Would you transcribe exactly the lines below, starting at the one that contains "06:25 | 17:29 |" and ending with the last line, both included? Leave out all other lines.

════

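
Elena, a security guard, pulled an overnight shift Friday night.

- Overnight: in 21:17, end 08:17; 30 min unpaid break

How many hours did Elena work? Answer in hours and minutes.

10 h 30 min

Overnight: 21:17 → midnight = 2 h 43 min; midnight → 08:17 = 8 h 17 min; span 11 h 0 min; less 30 min break → 10 h 30 min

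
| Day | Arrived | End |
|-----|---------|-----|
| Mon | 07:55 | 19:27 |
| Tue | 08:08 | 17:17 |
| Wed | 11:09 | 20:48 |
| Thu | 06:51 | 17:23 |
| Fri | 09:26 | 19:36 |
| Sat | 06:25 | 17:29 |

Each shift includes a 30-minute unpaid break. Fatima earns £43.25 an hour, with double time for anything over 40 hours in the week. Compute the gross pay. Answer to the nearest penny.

Mon: 07:55–19:27 = 11 h 32 min; less 30 min break → 11 h 2 min
Tue: 08:08–17:17 = 9 h 9 min; less 30 min break → 8 h 39 min
Wed: 11:09–20:48 = 9 h 39 min; less 30 min break → 9 h 9 min
Thu: 06:51–17:23 = 10 h 32 min; less 30 min break → 10 h 2 min
Fri: 09:26–19:36 = 10 h 10 min; less 30 min break → 9 h 40 min
Sat: 06:25–17:29 = 11 h 4 min; less 30 min break → 10 h 34 min
Total worked: 59 h 6 min = 3546 min.
Regular 40 h 0 min = 2400 min at £43.25/h; overtime 19 h 6 min = 1146 min at £86.50/h.
Pay = (2400 × £43.25 + 1146 × £86.50) ÷ 60 = £3382.15.

£3382.15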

════

# Finished exercise:
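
| Sat | 06:25 | 17:29 |

Each shift includes a 30-minute unpaid break. Fatima earns £43.25 an hour, with double time for anything over 40 hours in the week. Compute the gross pay. Answer to the nearest penny.

Mon: 07:55–19:27 = 11 h 32 min; less 30 min break → 11 h 2 min
Tue: 08:08–17:17 = 9 h 9 min; less 30 min break → 8 h 39 min
Wed: 11:09–20:48 = 9 h 39 min; less 30 min break → 9 h 9 min
Thu: 06:51–17:23 = 10 h 32 min; less 30 min break → 10 h 2 min
Fri: 09:26–19:36 = 10 h 10 min; less 30 min break → 9 h 40 min
Sat: 06:25–17:29 = 11 h 4 min; less 30 min break → 10 h 34 min
Total worked: 59 h 6 min = 3546 min.
Regular 40 h 0 min = 2400 min at £43.25/h; overtime 19 h 6 min = 1146 min at £86.50/h.
Pay = (2400 × £43.25 + 1146 × £86.50) ÷ 60 = £3382.15.

£3382.15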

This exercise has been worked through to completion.